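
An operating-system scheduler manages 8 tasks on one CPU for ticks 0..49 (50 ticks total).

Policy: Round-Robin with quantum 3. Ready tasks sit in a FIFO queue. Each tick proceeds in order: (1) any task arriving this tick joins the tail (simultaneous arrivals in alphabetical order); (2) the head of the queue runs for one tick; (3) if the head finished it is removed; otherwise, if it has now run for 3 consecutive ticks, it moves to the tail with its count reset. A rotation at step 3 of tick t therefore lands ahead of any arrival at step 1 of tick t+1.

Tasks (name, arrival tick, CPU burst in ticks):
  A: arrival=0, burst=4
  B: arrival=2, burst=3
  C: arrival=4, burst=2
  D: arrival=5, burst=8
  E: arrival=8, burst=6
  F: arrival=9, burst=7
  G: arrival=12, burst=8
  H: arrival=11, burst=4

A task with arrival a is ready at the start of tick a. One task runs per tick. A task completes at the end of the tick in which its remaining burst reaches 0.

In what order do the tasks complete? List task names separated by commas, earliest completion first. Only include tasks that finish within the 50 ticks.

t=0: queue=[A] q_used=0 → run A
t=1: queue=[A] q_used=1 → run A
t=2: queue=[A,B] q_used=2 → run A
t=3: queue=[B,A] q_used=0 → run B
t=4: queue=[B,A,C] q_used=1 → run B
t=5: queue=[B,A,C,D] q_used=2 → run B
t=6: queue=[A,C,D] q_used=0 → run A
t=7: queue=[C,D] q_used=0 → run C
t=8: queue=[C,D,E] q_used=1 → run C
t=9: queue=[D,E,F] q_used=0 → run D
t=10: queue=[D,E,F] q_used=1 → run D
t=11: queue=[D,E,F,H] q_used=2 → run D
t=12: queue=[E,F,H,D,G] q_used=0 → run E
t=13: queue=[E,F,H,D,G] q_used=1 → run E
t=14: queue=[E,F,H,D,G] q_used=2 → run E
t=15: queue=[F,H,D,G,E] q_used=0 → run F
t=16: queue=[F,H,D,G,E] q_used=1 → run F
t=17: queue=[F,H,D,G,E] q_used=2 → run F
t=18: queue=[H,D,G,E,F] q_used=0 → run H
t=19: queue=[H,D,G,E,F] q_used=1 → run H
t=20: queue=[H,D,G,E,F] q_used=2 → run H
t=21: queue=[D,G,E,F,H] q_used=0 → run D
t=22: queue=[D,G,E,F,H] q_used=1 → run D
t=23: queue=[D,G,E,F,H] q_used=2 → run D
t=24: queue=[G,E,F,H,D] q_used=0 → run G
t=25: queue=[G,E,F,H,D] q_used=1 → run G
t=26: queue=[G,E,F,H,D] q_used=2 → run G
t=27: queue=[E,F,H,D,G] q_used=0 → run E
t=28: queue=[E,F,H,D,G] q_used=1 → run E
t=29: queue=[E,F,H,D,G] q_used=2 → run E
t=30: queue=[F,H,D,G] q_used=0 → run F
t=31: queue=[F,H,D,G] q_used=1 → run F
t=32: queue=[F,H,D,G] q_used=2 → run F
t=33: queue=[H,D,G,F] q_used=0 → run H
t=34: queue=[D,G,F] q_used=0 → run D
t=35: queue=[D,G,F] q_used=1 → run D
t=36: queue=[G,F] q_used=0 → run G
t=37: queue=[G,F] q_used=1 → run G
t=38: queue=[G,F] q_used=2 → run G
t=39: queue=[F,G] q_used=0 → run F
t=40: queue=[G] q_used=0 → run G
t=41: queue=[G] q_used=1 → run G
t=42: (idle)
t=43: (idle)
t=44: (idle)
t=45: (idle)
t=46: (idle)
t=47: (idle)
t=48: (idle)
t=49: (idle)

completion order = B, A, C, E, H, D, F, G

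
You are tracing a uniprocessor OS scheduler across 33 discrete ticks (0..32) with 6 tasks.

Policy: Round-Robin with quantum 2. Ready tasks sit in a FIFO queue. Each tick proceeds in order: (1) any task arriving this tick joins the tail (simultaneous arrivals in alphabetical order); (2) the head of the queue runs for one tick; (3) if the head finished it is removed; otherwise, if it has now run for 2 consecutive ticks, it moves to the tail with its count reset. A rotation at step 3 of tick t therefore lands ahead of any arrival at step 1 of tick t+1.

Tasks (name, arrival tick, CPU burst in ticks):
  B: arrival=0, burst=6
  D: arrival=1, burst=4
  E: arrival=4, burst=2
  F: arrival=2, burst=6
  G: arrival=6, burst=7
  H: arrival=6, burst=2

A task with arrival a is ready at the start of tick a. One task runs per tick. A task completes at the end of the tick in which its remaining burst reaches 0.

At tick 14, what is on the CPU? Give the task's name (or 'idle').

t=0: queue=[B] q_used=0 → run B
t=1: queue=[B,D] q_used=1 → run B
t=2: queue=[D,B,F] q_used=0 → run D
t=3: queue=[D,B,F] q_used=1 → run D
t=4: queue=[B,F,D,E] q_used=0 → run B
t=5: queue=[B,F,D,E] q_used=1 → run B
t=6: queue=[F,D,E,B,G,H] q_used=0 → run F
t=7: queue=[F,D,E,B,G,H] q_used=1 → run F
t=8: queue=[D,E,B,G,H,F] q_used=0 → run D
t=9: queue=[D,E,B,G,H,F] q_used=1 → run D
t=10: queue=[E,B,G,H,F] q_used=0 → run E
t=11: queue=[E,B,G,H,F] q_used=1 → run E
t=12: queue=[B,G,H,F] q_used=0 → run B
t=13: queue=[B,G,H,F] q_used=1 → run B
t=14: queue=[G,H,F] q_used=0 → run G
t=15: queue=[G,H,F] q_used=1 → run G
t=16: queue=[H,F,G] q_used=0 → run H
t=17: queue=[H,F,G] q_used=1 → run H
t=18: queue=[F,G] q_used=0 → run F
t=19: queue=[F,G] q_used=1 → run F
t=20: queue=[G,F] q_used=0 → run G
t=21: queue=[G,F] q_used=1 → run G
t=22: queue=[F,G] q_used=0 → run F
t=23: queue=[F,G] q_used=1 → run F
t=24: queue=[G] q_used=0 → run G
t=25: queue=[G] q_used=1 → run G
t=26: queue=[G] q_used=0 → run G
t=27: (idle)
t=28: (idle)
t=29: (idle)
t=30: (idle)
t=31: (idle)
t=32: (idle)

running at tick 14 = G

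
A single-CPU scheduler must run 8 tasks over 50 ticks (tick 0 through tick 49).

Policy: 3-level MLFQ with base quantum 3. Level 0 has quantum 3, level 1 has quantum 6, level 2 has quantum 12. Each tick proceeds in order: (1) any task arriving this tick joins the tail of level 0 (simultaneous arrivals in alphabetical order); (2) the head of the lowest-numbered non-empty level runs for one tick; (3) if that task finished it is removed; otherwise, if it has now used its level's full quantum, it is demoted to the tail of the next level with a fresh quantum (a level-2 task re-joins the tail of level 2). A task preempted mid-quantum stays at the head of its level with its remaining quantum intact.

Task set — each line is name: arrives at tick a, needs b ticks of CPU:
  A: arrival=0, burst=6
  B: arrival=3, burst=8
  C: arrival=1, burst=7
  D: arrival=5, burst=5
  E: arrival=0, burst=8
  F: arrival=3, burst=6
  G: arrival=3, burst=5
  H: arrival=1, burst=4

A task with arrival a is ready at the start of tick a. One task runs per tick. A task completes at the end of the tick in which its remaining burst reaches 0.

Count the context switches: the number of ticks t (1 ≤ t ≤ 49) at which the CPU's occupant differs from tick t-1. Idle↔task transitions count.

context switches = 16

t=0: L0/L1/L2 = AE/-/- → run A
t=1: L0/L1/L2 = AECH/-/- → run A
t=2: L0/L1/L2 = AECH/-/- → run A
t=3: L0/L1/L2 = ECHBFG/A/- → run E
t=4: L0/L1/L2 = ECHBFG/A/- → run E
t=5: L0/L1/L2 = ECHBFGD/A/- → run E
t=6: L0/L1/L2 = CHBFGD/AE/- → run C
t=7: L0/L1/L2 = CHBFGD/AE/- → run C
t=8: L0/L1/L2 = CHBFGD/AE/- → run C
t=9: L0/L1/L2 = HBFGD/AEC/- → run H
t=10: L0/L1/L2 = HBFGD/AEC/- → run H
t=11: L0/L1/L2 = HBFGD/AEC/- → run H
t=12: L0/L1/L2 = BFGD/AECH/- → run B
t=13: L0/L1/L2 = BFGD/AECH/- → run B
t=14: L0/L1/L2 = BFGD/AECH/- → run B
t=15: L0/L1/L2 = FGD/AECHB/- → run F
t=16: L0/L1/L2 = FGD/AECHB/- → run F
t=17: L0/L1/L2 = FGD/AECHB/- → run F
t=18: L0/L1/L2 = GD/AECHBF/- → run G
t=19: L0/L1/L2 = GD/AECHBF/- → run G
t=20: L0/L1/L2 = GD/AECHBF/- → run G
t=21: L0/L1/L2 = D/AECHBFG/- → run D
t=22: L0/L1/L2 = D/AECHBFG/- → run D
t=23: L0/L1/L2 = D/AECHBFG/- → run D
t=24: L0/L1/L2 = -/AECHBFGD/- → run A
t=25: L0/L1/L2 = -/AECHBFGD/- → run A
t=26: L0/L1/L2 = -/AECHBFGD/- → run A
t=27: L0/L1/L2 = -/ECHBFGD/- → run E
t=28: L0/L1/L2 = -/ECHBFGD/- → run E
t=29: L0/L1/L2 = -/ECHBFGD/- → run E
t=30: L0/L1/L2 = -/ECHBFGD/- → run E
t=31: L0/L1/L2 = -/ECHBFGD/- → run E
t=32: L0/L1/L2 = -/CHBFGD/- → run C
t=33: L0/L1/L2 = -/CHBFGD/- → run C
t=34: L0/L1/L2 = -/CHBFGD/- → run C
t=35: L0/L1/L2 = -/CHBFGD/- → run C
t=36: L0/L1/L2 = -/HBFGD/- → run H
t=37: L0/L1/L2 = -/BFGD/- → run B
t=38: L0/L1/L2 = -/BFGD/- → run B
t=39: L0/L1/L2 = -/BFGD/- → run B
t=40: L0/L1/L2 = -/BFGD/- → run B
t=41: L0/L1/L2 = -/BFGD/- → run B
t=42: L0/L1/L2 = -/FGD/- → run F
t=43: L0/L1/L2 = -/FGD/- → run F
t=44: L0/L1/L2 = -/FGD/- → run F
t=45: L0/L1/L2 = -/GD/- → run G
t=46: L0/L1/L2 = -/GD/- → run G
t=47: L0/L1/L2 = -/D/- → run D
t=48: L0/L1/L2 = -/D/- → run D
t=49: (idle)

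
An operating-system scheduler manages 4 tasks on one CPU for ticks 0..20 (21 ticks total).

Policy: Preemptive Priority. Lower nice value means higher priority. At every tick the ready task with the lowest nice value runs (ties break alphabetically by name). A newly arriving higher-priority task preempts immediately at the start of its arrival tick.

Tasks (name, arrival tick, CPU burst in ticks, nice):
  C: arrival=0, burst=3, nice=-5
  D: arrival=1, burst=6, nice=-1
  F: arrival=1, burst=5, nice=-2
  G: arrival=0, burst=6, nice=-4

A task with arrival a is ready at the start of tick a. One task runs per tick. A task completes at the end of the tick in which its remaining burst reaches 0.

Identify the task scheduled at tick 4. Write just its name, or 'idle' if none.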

+-------+

Give the count of lines in the listing that hold the word "total", and nothing else.

2